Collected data
########################################

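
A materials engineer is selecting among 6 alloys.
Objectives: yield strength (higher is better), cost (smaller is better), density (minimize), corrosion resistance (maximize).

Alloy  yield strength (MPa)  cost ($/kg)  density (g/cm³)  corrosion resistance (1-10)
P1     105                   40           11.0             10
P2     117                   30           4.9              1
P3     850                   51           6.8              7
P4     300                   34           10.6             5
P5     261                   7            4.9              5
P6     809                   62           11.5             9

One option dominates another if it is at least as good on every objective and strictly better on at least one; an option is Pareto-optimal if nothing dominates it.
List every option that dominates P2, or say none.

P5: yield strength 261≥117, cost 7≤30, density 4.9≤4.9, corrosion resistance 5≥1 — dominates P2.
Others (P1, P3, P4, P6) are each worse than P2 on at least one objective.

P5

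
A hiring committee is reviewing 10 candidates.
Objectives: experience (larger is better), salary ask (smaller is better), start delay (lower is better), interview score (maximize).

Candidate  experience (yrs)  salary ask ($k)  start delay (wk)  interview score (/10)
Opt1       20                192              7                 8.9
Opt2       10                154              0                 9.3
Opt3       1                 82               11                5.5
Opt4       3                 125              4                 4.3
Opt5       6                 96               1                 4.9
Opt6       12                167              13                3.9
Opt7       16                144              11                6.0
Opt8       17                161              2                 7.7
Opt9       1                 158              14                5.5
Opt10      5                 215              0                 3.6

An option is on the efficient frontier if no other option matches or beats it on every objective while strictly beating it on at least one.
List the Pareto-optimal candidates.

Opt1, Opt2, Opt3, Opt5, Opt7, Opt8

Opt1: not dominated (best experience).
Opt2: not dominated (best interview score).
Opt3: not dominated (best salary ask).
Opt4: dominated by Opt5 (experience 6≥3, salary ask 96≤125, start delay 1≤4, interview score 4.9≥4.3).
Opt5: not dominated.
Opt6: dominated by Opt7 (experience 16≥12, salary ask 144≤167, start delay 11≤13, interview score 6.0≥3.9).
Opt7: not dominated.
Opt8: not dominated.
Opt9: dominated by Opt2 (experience 10≥1, salary ask 154≤158, start delay 0≤14, interview score 9.3≥5.5).
Opt10: dominated by Opt2 (experience 10≥5, salary ask 154≤215, start delay 0≤0, interview score 9.3≥3.6).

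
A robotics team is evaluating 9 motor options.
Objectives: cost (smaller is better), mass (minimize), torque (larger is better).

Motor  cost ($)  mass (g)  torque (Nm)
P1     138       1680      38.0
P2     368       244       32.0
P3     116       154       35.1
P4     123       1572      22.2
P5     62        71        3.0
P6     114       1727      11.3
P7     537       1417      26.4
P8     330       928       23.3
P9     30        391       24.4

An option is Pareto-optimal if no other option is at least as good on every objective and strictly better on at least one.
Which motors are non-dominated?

P1: not dominated (best torque).
P2: dominated by P3 (cost 116≤368, mass 154≤244, torque 35.1≥32.0).
P3: not dominated.
P4: dominated by P3 (cost 116≤123, mass 154≤1572, torque 35.1≥22.2).
P5: not dominated (best mass).
P6: dominated by P9 (cost 30≤114, mass 391≤1727, torque 24.4≥11.3).
P7: dominated by P2 (cost 368≤537, mass 244≤1417, torque 32.0≥26.4).
P8: dominated by P3 (cost 116≤330, mass 154≤928, torque 35.1≥23.3).
P9: not dominated (best cost).

P1, P3, P5, P9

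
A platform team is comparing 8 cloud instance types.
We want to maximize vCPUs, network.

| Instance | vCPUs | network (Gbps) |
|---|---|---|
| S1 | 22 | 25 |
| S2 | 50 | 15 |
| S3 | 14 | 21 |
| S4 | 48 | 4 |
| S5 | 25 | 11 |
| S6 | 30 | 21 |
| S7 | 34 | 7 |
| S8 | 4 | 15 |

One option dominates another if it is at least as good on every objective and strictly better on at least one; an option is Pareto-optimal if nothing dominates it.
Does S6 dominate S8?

S6 vs S8: vCPUs 30≥4, network 21≥15 — S6 is at least as good on every objective with at least one strict improvement.

Yes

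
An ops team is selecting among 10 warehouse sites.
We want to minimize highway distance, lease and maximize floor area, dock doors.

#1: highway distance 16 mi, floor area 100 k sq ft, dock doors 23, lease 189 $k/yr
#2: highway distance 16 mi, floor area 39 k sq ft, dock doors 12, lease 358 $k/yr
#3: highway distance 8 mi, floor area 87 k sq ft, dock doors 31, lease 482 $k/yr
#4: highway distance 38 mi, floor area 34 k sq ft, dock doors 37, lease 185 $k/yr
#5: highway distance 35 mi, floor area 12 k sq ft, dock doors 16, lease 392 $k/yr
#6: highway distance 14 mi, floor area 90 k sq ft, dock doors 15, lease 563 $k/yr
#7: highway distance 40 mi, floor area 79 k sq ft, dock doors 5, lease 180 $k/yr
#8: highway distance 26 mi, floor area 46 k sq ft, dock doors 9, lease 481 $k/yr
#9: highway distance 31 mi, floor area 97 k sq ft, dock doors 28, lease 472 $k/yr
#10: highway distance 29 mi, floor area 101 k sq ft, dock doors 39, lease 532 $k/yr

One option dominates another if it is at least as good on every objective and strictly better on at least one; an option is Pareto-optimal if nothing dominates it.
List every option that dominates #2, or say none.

#1

#1: highway distance 16≤16, floor area 100≥39, dock doors 23≥12, lease 189≤358 — dominates #2.
Others (#3, #4, #5, #6, #7, #8, #9, #10) are each worse than #2 on at least one objective.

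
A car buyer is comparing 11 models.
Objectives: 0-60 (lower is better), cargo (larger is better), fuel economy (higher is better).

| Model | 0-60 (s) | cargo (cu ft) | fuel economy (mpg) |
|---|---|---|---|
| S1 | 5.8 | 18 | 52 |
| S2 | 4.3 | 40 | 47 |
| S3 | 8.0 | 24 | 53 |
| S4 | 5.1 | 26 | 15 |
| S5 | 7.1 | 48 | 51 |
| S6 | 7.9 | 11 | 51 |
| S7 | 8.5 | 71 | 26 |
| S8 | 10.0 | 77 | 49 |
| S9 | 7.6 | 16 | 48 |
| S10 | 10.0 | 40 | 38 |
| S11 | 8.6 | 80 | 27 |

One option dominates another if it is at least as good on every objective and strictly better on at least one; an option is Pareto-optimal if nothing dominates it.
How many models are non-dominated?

7

S1: not dominated.
S2: not dominated (best 0-60).
S3: not dominated (best fuel economy).
S4: dominated by S2 (0-60 4.3≤5.1, cargo 40≥26, fuel economy 47≥15).
S5: not dominated.
S6: dominated by S1 (0-60 5.8≤7.9, cargo 18≥11, fuel economy 52≥51).
S7: not dominated.
S8: not dominated.
S9: dominated by S1 (0-60 5.8≤7.6, cargo 18≥16, fuel economy 52≥48).
S10: dominated by S2 (0-60 4.3≤10.0, cargo 40≥40, fuel economy 47≥38).
S11: not dominated (best cargo).
Pareto-optimal: S1, S2, S3, S5, S7, S8, S11 → 7.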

########################################

• **WHAT TO WORK ON**
Whenever the string "comparing" shows up in a line of the records, copy that line.

• **EXERCISE RESULT**
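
A platform team is comparing 8 cloud instance types.
A car buyer is comparing 11 models.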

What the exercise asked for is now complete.